§ **YOUR INSTRUCTIONS**: Transcribe exactly everything in the data below from the line containing "Consider the following" down to the line containing "List every block", both lines included and nothing further.

▼

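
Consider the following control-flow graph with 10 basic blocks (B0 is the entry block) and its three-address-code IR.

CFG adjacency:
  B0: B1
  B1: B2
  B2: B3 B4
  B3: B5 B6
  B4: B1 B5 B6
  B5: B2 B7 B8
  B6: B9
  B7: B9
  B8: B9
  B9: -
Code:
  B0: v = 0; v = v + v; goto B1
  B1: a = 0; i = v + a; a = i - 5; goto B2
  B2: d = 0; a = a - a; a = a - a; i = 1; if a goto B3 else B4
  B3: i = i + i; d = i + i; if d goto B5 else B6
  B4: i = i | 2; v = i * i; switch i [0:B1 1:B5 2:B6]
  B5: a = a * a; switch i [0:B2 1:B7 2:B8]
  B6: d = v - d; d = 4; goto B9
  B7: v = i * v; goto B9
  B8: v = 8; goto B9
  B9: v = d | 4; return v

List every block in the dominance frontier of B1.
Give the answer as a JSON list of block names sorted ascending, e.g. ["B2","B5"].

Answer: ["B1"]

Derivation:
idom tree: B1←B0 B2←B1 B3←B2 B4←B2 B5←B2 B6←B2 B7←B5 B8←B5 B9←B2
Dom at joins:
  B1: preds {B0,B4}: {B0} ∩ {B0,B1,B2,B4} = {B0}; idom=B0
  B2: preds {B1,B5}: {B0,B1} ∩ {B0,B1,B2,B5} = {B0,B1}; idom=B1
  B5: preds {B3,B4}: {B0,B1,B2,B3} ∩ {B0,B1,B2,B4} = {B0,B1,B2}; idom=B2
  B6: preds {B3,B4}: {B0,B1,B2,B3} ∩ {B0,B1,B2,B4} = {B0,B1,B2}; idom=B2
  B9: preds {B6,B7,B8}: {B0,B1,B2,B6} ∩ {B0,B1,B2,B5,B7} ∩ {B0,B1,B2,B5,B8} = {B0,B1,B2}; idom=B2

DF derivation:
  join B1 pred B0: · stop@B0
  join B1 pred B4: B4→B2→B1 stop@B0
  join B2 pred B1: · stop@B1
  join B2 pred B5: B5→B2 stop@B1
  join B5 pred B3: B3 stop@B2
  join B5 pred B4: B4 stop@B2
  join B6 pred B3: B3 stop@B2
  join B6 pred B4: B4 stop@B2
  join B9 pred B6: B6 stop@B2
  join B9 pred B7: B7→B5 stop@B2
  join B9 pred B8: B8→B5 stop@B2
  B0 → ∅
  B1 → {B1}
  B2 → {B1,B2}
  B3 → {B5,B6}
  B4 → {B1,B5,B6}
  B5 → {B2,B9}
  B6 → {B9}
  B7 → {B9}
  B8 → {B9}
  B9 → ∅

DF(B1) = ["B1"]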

▲
▼

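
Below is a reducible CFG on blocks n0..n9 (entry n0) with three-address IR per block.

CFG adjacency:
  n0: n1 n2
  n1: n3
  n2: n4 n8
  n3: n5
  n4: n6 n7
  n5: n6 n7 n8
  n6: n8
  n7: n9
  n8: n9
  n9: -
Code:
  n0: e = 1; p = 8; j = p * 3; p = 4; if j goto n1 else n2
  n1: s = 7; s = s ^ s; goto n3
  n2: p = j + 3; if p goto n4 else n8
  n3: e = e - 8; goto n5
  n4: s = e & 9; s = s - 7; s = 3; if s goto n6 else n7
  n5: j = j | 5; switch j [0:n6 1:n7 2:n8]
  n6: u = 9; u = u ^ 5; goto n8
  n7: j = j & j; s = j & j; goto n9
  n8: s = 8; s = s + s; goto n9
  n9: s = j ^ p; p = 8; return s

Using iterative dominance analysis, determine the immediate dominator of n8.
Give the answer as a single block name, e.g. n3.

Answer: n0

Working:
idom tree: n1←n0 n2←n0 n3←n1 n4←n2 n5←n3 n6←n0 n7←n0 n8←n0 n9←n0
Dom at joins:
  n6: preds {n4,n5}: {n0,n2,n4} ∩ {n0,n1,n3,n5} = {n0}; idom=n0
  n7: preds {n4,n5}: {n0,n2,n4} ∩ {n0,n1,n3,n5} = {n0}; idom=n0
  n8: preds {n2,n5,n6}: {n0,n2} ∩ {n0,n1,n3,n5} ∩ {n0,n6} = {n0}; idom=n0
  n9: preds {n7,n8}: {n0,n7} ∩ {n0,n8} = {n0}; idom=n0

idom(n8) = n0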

▲

§ **TASK SOLUTION**:
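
Consider the following control-flow graph with 10 basic blocks (B0 is the entry block) and its three-address-code IR.

CFG adjacency:
  B0: B1
  B1: B2
  B2: B3 B4
  B3: B5 B6
  B4: B1 B5 B6
  B5: B2 B7 B8
  B6: B9
  B7: B9
  B8: B9
  B9: -
Code:
  B0: v = 0; v = v + v; goto B1
  B1: a = 0; i = v + a; a = i - 5; goto B2
  B2: d = 0; a = a - a; a = a - a; i = 1; if a goto B3 else B4
  B3: i = i + i; d = i + i; if d goto B5 else B6
  B4: i = i | 2; v = i * i; switch i [0:B1 1:B5 2:B6]
  B5: a = a * a; switch i [0:B2 1:B7 2:B8]
  B6: d = v - d; d = 4; goto B9
  B7: v = i * v; goto B9
  B8: v = 8; goto B9
  B9: v = d | 4; return v

List every block in the dominance frontier of B1.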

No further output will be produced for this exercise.